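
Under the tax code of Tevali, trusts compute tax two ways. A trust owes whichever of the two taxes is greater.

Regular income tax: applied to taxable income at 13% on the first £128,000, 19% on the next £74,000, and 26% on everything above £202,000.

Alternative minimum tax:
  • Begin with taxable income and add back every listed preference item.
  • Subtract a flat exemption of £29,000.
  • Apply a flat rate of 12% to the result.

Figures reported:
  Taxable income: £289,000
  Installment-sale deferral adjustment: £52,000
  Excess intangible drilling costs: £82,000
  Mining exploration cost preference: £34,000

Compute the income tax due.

Regular income tax:
  £128,000 × 13% = £16,640
  £74,000 × 19% = £14,060
  £87,000 × 26% = £22,620
  → £53,320

Alternative minimum tax:
  Adjusted income: £289,000 + £52,000 + £82,000 + £34,000 = £457,000
  Less exemption £29,000 → base £428,000
  £428,000 × 12% = £51,360

£53,320 > £51,360, so the regular income tax governs.

£53,320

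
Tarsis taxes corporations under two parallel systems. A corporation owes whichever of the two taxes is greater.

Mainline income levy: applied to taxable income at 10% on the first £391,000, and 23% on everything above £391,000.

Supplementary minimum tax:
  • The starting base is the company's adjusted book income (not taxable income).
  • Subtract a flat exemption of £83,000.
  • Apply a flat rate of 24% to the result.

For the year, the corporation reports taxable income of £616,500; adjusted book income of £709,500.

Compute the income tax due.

Mainline income levy:
  £391,000 × 10% = £39,100
  £225,500 × 23% = £51,865
  → £90,965

Supplementary minimum tax:
  Base (adjusted book income): £709,500
  Less exemption £83,000 → base £626,500
  £626,500 × 24% = £150,360

£150,360 > £90,965, so the supplementary minimum tax is the binding amount.

£150,360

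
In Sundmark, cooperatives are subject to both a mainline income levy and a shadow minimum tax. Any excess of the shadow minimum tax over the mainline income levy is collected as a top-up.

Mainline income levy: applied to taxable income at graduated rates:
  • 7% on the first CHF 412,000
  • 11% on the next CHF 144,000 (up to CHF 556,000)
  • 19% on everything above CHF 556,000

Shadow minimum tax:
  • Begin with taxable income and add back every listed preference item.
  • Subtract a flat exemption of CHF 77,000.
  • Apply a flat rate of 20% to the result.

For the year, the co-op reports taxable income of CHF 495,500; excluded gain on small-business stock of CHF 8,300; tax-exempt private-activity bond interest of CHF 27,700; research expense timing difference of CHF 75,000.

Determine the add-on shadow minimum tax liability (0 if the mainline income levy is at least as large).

CHF 67,875

Shadow minimum tax:
  Adjusted income: CHF 495,500 + CHF 8,300 + CHF 27,700 + CHF 75,000 = CHF 606,500
  Less exemption CHF 77,000 → base CHF 529,500
  CHF 529,500 × 20% = CHF 105,900

Mainline income levy:
  CHF 412,000 × 7% = CHF 28,840
  CHF 83,500 × 11% = CHF 9,185
  → CHF 38,025

Excess of shadow minimum tax over mainline income levy: CHF 105,900 − CHF 38,025 = CHF 67,875.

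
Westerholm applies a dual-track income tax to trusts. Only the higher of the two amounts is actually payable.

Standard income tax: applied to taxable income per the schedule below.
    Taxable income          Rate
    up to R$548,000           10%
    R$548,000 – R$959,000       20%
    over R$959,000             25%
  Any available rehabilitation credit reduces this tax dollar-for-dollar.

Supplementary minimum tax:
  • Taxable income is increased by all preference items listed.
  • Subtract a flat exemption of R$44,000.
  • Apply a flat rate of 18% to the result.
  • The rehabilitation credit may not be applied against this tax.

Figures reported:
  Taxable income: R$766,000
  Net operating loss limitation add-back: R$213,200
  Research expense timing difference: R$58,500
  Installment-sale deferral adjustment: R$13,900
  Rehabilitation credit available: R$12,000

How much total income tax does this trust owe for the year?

R$181,368

Standard income tax:
  R$548,000 × 10% = R$54,800
  R$218,000 × 20% = R$43,600
  → R$98,400
  Less rehabilitation credit R$12,000 → R$86,400

Supplementary minimum tax:
  Adjusted income: R$766,000 + R$213,200 + R$58,500 + R$13,900 = R$1,051,600
  Less exemption R$44,000 → base R$1,007,600
  R$1,007,600 × 18% = R$181,368

R$181,368 > R$86,400, so the supplementary minimum tax is the binding amount.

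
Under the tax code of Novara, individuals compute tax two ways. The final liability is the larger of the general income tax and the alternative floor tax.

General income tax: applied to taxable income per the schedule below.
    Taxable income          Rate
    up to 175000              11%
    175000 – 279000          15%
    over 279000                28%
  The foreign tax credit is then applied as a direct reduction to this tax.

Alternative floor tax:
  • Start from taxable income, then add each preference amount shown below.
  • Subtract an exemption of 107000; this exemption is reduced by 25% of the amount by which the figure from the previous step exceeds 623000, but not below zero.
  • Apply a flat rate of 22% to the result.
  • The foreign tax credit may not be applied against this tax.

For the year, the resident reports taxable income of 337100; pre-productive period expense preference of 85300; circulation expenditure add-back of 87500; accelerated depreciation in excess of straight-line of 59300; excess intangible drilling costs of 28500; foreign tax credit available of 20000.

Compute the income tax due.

General income tax:
  175000 × 11% = 19250
  104000 × 15% = 15600
  58100 × 28% = 16268
  → 51118
  Less foreign tax credit 20000 → 31118

Alternative floor tax:
  Adjusted income: 337100 + 85300 + 87500 + 59300 + 28500 = 597700
  Exemption: 597700 ≤ 623000, so full 107000 applies
  Base: 597700 − 107000 = 490700
  490700 × 22% = 107954

107954 > 31118, so the alternative floor tax is the binding amount.

107954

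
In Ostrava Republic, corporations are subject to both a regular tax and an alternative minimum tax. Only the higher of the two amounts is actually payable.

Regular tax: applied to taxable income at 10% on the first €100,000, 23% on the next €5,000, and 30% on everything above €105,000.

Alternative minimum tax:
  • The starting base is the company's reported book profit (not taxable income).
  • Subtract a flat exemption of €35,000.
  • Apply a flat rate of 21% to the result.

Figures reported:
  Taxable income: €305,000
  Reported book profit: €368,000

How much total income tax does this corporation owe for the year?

€71,150

Regular tax:
  €100,000 × 10% = €10,000
  €5,000 × 23% = €1,150
  €200,000 × 30% = €60,000
  → €71,150

Alternative minimum tax:
  Base (reported book profit): €368,000
  Less exemption €35,000 → base €333,000
  €333,000 × 21% = €69,930

€71,150 > €69,930, so the regular tax governs.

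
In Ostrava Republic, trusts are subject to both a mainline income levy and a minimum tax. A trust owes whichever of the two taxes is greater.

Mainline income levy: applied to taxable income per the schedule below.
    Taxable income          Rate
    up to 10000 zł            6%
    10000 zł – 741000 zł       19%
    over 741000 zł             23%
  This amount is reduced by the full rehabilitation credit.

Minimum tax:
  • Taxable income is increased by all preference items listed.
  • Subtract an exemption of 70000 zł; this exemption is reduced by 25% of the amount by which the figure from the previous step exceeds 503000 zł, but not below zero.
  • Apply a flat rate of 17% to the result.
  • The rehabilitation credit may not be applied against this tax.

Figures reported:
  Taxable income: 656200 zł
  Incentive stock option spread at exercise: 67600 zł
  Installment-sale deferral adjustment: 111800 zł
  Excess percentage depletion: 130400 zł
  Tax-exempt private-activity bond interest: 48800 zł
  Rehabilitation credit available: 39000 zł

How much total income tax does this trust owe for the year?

Minimum tax:
  Adjusted income: 656200 zł + 67600 zł + 111800 zł + 130400 zł + 48800 zł = 1014800 zł
  Exemption: 25% × (1014800 zł − 503000 zł) = 127950 zł ≥ 70000 zł, so the exemption is fully phased out
  Base: 1014800 zł − 0 zł = 1014800 zł
  1014800 zł × 17% = 172516 zł

Mainline income levy:
  10000 zł × 6% = 600 zł
  646200 zł × 19% = 122778 zł
  → 123378 zł
  Less rehabilitation credit 39000 zł → 84378 zł

172516 zł > 84378 zł, so the minimum tax is the binding amount.

172516 zł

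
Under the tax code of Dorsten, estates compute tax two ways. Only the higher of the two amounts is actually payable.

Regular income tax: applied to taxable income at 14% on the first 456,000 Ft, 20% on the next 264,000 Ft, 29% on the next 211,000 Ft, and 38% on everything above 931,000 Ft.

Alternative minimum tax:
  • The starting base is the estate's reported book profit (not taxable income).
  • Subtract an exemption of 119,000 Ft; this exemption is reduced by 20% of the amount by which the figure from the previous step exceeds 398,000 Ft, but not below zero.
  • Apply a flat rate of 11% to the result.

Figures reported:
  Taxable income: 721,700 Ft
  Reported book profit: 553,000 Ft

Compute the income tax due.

Alternative minimum tax:
  Base (reported book profit): 553,000 Ft
  Exemption: 119,000 Ft − 20% × (553,000 Ft − 398,000 Ft) = 119,000 Ft − 31,000 Ft = 88,000 Ft
  Base: 553,000 Ft − 88,000 Ft = 465,000 Ft
  465,000 Ft × 11% = 51,150 Ft

Regular income tax:
  456,000 Ft × 14% = 63,840 Ft
  264,000 Ft × 20% = 52,800 Ft
  1,700 Ft × 29% = 493 Ft
  → 117,133 Ft

117,133 Ft > 51,150 Ft, so the regular income tax governs.

117,133 Ft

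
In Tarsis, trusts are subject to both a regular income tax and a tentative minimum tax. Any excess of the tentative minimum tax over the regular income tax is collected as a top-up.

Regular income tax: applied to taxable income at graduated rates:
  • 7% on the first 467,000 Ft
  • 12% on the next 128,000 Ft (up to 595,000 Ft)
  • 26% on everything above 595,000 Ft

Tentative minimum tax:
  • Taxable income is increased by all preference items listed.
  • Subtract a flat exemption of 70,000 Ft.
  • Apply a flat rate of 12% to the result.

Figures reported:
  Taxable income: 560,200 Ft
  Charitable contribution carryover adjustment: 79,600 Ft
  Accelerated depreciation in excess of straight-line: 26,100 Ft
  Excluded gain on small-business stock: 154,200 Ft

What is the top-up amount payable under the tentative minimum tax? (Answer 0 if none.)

Tentative minimum tax:
  Adjusted income: 560,200 Ft + 79,600 Ft + 26,100 Ft + 154,200 Ft = 820,100 Ft
  Less exemption 70,000 Ft → base 750,100 Ft
  750,100 Ft × 12% = 90,012 Ft

Regular income tax:
  467,000 Ft × 7% = 32,690 Ft
  93,200 Ft × 12% = 11,184 Ft
  → 43,874 Ft

Excess of tentative minimum tax over regular income tax: 90,012 Ft − 43,874 Ft = 46,138 Ft.

46,138 Ft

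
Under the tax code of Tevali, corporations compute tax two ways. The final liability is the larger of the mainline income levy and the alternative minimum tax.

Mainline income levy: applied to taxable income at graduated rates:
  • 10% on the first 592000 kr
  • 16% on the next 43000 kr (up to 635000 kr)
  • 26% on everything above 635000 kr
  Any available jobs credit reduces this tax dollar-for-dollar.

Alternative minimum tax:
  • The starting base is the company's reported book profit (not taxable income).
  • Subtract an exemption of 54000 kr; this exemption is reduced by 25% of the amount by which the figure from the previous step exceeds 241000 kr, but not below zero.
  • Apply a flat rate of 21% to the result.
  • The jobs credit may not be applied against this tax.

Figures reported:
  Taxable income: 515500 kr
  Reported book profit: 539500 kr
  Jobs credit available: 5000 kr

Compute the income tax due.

Mainline income levy:
  515500 kr × 10% = 51550 kr
  Less jobs credit 5000 kr → 46550 kr

Alternative minimum tax:
  Base (reported book profit): 539500 kr
  Exemption: 25% × (539500 kr − 241000 kr) = 74625 kr ≥ 54000 kr, so the exemption is fully phased out
  Base: 539500 kr − 0 kr = 539500 kr
  539500 kr × 21% = 113295 kr

113295 kr > 46550 kr, so the alternative minimum tax is the binding amount.

113295 kr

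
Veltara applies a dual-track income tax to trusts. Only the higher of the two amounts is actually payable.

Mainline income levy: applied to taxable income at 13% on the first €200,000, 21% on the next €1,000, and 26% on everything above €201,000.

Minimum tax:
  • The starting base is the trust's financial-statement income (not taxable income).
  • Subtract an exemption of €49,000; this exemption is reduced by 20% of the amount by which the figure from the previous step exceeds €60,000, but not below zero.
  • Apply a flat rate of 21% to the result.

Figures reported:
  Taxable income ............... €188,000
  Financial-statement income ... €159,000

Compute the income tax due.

Mainline income levy:
  €188,000 × 13% = €24,440

Minimum tax:
  Base (financial-statement income): €159,000
  Exemption: €49,000 − 20% × (€159,000 − €60,000) = €49,000 − €19,800 = €29,200
  Base: €159,000 − €29,200 = €129,800
  €129,800 × 21% = €27,258

€27,258 > €24,440, so the minimum tax is the binding amount.

€27,258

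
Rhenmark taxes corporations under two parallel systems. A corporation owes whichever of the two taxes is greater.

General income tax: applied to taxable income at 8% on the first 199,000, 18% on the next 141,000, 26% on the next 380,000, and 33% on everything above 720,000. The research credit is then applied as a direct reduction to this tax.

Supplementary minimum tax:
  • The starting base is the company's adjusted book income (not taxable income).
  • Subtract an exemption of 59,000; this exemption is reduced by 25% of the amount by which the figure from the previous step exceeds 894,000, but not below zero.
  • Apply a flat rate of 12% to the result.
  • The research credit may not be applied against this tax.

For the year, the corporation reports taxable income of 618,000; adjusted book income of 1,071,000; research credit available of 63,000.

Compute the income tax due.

Supplementary minimum tax:
  Base (adjusted book income): 1,071,000
  Exemption: 59,000 − 25% × (1,071,000 − 894,000) = 59,000 − 44,250 = 14,750
  Base: 1,071,000 − 14,750 = 1,056,250
  1,056,250 × 12% = 126,750

General income tax:
  199,000 × 8% = 15,920
  141,000 × 18% = 25,380
  278,000 × 26% = 72,280
  → 113,580
  Less research credit 63,000 → 50,580

126,750 > 50,580, so the supplementary minimum tax is the binding amount.

126,750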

◇ ◇ ◇ ◇ ◇

# [EXERCISE INSTRUCTIONS]
Write down exactly the span of lines above from the one containing "This amount is" to the one containing "Taxable income: 656200 zł", both ends included.

# [COMPLETED EXERCISE]
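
  This amount is reduced by the full rehabilitation credit.

Minimum tax:
  • Taxable income is increased by all preference items listed.
  • Subtract an exemption of 70000 zł; this exemption is reduced by 25% of the amount by which the figure from the previous step exceeds 503000 zł, but not below zero.
  • Apply a flat rate of 17% to the result.
  • The rehabilitation credit may not be applied against this tax.

Figures reported:
  Taxable income: 656200 zł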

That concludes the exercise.